** DIRECTIONS FOR THIS TASK **
Write out the lines of the records from the one containing "Sable Holdings just" to the very last, keeping each exactly as it is.

Extracted records
--*--
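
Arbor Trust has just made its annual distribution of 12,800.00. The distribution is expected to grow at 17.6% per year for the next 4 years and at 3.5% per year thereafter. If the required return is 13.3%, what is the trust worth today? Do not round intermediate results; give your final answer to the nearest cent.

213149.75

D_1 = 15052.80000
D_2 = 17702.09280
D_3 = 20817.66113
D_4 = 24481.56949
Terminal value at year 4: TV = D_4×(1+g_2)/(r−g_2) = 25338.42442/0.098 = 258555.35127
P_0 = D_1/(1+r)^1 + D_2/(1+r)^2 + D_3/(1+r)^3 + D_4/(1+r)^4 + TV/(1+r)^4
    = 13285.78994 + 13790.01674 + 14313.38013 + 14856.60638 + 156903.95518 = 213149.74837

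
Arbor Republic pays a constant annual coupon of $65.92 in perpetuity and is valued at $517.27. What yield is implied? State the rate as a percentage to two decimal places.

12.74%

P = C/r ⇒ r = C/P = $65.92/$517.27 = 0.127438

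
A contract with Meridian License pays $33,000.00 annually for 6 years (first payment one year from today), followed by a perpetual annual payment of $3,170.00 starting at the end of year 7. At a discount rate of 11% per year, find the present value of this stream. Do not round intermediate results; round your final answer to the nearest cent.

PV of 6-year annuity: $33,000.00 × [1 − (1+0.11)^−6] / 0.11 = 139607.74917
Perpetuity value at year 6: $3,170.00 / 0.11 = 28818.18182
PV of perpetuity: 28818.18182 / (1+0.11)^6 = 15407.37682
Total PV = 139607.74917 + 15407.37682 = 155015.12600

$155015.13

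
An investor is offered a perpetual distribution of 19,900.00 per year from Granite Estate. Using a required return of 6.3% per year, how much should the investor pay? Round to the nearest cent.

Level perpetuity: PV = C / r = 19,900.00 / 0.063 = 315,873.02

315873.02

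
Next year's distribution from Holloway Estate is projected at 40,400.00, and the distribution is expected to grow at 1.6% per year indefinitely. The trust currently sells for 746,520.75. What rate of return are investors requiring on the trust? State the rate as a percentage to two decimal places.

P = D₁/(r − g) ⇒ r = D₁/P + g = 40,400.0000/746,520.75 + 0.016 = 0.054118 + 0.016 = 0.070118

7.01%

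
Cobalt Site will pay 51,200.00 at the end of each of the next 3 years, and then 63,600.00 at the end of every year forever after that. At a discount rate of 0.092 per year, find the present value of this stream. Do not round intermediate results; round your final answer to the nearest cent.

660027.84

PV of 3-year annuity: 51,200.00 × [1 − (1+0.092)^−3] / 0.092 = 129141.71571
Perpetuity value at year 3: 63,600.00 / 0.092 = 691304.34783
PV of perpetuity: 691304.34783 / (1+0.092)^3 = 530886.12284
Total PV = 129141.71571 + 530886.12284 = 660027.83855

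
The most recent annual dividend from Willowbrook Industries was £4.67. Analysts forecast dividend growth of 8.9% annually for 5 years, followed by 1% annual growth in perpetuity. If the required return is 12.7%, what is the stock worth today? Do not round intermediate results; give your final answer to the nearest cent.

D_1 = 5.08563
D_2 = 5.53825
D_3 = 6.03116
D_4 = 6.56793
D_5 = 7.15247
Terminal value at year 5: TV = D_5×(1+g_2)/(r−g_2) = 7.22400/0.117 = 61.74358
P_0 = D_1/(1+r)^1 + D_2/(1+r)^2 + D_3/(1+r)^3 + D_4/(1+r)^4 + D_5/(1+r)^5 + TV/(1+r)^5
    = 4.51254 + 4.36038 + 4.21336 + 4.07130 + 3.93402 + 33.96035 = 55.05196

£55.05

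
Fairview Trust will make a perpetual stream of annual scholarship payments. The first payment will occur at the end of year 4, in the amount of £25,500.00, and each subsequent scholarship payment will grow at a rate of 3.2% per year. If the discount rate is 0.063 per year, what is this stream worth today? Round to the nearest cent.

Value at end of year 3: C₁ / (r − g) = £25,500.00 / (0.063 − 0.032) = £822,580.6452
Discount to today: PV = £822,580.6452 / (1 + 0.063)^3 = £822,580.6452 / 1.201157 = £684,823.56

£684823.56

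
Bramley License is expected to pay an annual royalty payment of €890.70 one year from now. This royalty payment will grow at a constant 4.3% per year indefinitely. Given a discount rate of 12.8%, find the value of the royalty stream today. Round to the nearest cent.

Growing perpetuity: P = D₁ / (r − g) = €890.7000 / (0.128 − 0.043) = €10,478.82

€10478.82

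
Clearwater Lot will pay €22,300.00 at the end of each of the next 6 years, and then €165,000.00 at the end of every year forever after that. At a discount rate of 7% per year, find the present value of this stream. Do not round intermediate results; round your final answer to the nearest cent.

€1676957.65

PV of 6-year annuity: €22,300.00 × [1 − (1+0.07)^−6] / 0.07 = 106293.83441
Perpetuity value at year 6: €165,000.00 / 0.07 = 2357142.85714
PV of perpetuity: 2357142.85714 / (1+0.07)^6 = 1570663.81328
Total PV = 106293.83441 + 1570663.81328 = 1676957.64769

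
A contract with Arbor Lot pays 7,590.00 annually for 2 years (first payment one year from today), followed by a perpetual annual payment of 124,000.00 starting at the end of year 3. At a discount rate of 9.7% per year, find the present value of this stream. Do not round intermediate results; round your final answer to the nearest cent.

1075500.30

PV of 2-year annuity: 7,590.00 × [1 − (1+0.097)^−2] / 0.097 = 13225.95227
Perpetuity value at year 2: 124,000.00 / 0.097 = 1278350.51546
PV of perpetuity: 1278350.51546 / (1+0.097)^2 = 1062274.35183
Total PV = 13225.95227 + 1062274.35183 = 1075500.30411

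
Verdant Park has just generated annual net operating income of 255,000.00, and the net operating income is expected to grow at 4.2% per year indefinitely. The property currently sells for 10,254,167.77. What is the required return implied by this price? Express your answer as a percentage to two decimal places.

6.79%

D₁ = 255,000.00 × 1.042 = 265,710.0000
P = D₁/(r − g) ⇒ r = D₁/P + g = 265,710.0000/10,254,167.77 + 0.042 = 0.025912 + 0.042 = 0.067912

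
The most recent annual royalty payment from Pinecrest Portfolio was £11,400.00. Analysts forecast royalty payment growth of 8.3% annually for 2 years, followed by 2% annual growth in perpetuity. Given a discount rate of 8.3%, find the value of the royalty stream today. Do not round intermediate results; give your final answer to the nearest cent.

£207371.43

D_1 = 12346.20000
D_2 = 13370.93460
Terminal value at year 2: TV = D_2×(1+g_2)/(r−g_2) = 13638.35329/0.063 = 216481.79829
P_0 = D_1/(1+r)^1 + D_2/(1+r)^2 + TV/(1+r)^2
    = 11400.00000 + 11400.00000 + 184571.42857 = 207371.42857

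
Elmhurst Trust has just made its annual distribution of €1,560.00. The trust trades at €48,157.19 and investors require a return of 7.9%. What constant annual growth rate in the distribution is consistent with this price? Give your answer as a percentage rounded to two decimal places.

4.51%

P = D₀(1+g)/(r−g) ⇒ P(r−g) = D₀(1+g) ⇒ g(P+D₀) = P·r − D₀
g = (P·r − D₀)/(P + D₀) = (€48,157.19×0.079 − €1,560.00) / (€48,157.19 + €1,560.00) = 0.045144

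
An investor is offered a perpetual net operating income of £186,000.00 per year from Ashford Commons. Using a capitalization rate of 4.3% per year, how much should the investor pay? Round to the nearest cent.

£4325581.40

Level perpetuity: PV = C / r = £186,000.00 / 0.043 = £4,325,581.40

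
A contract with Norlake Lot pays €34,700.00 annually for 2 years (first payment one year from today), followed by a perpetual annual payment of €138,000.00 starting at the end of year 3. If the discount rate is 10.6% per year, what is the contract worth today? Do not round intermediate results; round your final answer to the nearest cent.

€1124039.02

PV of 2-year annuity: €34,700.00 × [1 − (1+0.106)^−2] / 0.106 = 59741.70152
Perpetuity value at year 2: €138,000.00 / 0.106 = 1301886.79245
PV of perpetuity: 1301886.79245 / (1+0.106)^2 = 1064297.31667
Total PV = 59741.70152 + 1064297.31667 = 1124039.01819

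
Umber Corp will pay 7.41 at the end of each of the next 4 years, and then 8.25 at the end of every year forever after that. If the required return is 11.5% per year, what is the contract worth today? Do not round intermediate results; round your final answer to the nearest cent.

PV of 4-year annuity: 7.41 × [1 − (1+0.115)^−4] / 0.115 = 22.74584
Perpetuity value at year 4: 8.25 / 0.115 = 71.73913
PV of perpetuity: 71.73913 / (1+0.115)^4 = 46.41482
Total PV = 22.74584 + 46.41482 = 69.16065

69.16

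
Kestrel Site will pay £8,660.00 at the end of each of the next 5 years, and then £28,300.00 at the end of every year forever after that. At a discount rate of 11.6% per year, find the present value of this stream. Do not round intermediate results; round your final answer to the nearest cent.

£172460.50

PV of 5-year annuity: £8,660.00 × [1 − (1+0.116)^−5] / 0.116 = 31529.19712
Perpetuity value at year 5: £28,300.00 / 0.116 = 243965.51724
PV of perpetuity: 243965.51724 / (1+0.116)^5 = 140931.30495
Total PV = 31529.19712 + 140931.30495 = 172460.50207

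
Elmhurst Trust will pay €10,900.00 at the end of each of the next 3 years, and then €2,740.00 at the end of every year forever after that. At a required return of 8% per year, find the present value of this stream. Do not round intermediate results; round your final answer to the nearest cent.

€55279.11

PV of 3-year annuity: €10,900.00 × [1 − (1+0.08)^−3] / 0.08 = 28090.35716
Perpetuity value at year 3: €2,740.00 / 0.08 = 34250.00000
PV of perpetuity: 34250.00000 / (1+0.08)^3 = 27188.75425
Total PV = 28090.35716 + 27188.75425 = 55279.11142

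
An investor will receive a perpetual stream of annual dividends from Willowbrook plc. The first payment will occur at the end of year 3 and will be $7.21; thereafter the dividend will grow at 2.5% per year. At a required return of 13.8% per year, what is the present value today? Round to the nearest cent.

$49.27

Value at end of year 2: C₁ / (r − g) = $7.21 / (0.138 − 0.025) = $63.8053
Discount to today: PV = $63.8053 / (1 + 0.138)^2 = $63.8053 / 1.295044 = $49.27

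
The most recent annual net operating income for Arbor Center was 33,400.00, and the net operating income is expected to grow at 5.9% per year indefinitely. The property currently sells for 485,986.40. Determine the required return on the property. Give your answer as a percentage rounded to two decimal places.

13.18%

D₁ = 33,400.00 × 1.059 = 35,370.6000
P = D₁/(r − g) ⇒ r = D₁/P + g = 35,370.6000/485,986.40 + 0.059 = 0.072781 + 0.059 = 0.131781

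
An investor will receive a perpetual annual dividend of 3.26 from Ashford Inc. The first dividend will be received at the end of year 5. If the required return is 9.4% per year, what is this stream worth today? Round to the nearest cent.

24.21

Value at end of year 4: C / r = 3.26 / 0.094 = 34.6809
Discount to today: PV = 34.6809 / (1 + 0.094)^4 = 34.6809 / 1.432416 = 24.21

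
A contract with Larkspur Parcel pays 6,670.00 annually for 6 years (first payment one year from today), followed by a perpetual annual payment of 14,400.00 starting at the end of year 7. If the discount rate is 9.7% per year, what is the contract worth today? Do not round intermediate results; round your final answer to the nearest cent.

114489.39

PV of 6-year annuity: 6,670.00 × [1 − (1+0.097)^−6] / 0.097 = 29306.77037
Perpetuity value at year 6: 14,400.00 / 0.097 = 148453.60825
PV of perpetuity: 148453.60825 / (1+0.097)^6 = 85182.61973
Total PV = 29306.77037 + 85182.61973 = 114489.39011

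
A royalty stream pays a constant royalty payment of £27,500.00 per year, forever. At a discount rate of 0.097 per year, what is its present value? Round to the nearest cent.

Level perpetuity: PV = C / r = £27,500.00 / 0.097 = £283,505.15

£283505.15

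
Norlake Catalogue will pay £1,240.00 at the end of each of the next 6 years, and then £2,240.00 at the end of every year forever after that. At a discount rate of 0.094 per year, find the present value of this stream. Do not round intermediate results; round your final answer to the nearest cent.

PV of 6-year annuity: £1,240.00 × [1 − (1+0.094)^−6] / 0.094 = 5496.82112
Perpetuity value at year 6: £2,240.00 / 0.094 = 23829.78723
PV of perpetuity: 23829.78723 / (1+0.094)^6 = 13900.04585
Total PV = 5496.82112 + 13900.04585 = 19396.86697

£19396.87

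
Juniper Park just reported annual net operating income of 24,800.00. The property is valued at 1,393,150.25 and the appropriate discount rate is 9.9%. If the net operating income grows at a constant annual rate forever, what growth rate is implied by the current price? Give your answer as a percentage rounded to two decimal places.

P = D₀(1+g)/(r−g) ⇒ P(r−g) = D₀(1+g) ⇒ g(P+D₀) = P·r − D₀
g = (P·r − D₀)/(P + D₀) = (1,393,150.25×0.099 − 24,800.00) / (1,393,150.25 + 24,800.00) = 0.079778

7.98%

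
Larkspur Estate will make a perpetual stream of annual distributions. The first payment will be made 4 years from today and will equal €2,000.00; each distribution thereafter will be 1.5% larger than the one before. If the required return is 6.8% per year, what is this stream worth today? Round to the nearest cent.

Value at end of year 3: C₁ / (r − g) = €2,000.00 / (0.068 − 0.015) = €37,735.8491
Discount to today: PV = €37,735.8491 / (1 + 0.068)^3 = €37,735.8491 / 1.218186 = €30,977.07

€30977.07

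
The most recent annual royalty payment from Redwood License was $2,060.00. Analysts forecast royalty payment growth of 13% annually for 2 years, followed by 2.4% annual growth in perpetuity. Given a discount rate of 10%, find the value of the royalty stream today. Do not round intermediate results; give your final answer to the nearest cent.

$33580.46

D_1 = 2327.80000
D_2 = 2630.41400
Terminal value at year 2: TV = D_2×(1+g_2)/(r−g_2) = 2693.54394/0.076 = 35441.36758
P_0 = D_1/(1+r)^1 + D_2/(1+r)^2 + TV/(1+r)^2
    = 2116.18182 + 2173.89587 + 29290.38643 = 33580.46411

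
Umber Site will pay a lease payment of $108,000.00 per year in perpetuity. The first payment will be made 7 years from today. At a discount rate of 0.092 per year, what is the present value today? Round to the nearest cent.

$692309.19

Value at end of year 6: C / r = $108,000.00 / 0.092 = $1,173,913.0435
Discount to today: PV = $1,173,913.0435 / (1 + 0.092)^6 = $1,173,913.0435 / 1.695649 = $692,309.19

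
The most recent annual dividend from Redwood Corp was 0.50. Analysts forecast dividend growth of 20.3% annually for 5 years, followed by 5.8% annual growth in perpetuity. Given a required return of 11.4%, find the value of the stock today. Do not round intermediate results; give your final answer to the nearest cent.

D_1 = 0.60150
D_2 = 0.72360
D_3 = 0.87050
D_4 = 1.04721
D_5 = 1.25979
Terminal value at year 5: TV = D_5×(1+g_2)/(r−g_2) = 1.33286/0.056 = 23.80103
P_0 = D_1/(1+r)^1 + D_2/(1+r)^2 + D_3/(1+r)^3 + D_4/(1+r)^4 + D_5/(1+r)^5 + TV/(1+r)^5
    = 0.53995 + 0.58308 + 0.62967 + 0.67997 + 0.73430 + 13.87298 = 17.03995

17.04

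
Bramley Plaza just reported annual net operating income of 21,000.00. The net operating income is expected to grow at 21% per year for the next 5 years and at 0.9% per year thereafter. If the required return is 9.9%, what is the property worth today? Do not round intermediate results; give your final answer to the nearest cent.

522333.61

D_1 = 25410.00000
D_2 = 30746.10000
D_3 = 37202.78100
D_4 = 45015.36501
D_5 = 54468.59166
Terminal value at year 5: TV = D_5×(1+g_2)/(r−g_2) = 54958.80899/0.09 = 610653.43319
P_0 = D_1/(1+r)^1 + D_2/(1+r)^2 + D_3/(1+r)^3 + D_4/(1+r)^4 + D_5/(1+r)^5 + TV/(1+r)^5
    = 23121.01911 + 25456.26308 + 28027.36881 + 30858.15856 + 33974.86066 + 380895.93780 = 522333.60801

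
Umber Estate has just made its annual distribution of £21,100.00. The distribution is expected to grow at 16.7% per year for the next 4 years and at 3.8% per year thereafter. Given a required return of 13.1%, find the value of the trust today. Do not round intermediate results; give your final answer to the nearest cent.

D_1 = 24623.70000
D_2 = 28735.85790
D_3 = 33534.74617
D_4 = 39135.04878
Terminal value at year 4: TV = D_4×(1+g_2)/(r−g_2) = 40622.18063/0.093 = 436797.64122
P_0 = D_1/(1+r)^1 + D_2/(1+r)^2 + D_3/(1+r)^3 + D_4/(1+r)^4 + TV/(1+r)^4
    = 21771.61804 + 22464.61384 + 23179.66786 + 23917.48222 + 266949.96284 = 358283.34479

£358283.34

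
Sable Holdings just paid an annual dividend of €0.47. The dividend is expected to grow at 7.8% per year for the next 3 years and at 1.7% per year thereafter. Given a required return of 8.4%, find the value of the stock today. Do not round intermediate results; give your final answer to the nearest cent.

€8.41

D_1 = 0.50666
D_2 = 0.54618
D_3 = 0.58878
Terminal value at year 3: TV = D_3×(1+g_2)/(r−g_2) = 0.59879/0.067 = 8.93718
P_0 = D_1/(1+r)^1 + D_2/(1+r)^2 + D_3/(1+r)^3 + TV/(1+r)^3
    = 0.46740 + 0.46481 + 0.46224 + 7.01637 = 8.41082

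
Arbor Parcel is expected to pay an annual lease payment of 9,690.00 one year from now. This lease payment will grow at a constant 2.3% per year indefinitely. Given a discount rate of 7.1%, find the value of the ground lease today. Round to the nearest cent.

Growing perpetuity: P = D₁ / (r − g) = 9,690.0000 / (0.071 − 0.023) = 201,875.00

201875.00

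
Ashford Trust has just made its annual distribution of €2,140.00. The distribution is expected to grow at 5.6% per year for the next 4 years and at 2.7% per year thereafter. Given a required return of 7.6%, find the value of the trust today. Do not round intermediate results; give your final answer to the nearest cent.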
--*--
** RESPONSE TO THIS EXERCISE **
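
Sable Holdings just paid an annual dividend of €0.47. The dividend is expected to grow at 7.8% per year for the next 3 years and at 1.7% per year thereafter. Given a required return of 8.4%, find the value of the stock today. Do not round intermediate results; give your final answer to the nearest cent.

€8.41

D_1 = 0.50666
D_2 = 0.54618
D_3 = 0.58878
Terminal value at year 3: TV = D_3×(1+g_2)/(r−g_2) = 0.59879/0.067 = 8.93718
P_0 = D_1/(1+r)^1 + D_2/(1+r)^2 + D_3/(1+r)^3 + TV/(1+r)^3
    = 0.46740 + 0.46481 + 0.46224 + 7.01637 = 8.41082

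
Arbor Parcel is expected to pay an annual lease payment of 9,690.00 one year from now. This lease payment will grow at a constant 2.3% per year indefinitely. Given a discount rate of 7.1%, find the value of the ground lease today. Round to the nearest cent.

Growing perpetuity: P = D₁ / (r − g) = 9,690.0000 / (0.071 − 0.023) = 201,875.00

201875.00

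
Ashford Trust has just made its annual distribution of €2,140.00. The distribution is expected to grow at 5.6% per year for the next 4 years and at 2.7% per year thereafter. Given a required return of 7.6%, find the value of the trust today. Do not round intermediate results; give your final answer to the nearest cent.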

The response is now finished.